Supplied material:
········
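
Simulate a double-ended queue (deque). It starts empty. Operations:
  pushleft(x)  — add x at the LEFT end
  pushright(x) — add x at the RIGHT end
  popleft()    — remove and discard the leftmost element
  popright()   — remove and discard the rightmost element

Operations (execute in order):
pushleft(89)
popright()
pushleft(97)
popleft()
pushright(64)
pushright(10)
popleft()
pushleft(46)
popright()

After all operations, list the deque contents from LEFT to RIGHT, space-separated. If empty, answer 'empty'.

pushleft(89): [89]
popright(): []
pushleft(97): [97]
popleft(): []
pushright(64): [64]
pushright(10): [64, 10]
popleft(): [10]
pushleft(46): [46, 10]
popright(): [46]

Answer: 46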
········
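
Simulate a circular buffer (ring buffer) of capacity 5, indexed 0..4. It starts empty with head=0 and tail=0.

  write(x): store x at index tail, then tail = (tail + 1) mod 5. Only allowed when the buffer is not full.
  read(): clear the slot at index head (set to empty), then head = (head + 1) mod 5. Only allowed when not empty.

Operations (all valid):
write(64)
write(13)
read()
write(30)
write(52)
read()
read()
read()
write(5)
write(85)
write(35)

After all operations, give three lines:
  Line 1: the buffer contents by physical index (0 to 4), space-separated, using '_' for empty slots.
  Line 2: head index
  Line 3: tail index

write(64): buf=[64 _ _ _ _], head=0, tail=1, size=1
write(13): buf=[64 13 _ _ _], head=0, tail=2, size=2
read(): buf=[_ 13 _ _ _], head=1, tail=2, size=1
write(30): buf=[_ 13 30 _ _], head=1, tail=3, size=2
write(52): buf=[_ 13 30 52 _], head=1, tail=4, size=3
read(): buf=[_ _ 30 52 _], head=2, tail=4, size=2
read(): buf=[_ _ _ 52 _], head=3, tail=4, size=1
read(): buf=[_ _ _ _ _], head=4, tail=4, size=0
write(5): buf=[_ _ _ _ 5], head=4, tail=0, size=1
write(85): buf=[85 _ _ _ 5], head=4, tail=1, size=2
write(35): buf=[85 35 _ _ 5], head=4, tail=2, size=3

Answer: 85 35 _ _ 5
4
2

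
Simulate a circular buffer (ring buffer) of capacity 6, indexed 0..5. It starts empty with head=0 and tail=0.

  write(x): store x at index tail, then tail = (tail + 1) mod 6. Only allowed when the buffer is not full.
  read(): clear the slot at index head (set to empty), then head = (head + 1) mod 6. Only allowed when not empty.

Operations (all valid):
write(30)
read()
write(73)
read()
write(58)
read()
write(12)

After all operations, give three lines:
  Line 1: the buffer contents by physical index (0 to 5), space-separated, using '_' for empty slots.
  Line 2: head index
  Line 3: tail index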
········
What to produce:
Find and copy each line above that includes the string "capacity".

Answer box:
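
Simulate a circular buffer (ring buffer) of capacity 5, indexed 0..4. It starts empty with head=0 and tail=0.
Simulate a circular buffer (ring buffer) of capacity 6, indexed 0..5. It starts empty with head=0 and tail=0.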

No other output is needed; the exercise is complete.